▶ _WORK ORDER_
All entries are to be given again verbatim.

** EXCERPTED DATA follows **

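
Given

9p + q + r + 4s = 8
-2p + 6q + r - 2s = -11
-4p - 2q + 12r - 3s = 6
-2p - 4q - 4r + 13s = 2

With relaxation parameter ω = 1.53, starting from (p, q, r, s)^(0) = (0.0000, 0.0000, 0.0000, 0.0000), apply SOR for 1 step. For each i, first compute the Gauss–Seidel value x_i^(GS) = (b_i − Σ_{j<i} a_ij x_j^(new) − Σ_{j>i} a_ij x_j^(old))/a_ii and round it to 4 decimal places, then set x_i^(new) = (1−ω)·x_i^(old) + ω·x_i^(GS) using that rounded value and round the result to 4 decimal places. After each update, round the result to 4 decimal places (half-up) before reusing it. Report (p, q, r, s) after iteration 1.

(1.3600, -2.1114, 0.9201, -0.0054)

Iteration 1:
  p: GS value = (8 - (1)·0.0000 - (1)·0.0000 - (4)·0.0000) / (9) = 0.8889;  p ← (1−ω)·0.0000 + ω·0.8889 = 1.3600
  q: GS value = (-11 - (-2)·1.3600 - (1)·0.0000 - (-2)·0.0000) / (6) = -1.3800;  q ← (1−ω)·0.0000 + ω·-1.3800 = -2.1114
  r: GS value = (6 - (-4)·1.3600 - (-2)·-2.1114 - (-3)·0.0000) / (12) = 0.6014;  r ← (1−ω)·0.0000 + ω·0.6014 = 0.9201
  s: GS value = (2 - (-2)·1.3600 - (-4)·-2.1114 - (-4)·0.9201) / (13) = -0.0035;  s ← (1−ω)·0.0000 + ω·-0.0035 = -0.0054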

** End of EXCERPTED DATA **

▶ _ANSWER SECTION_
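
Given

9p + q + r + 4s = 8
-2p + 6q + r - 2s = -11
-4p - 2q + 12r - 3s = 6
-2p - 4q - 4r + 13s = 2

With relaxation parameter ω = 1.53, starting from (p, q, r, s)^(0) = (0.0000, 0.0000, 0.0000, 0.0000), apply SOR for 1 step. For each i, first compute the Gauss–Seidel value x_i^(GS) = (b_i − Σ_{j<i} a_ij x_j^(new) − Σ_{j>i} a_ij x_j^(old))/a_ii and round it to 4 decimal places, then set x_i^(new) = (1−ω)·x_i^(old) + ω·x_i^(GS) using that rounded value and round the result to 4 decimal places. After each update, round the result to 4 decimal places (half-up) before reusing it. Report (p, q, r, s) after iteration 1.

(1.3600, -2.1114, 0.9201, -0.0054)

Iteration 1:
  p: GS value = (8 - (1)·0.0000 - (1)·0.0000 - (4)·0.0000) / (9) = 0.8889;  p ← (1−ω)·0.0000 + ω·0.8889 = 1.3600
  q: GS value = (-11 - (-2)·1.3600 - (1)·0.0000 - (-2)·0.0000) / (6) = -1.3800;  q ← (1−ω)·0.0000 + ω·-1.3800 = -2.1114
  r: GS value = (6 - (-4)·1.3600 - (-2)·-2.1114 - (-3)·0.0000) / (12) = 0.6014;  r ← (1−ω)·0.0000 + ω·0.6014 = 0.9201
  s: GS value = (2 - (-2)·1.3600 - (-4)·-2.1114 - (-4)·0.9201) / (13) = -0.0035;  s ← (1−ω)·0.0000 + ω·-0.0035 = -0.0054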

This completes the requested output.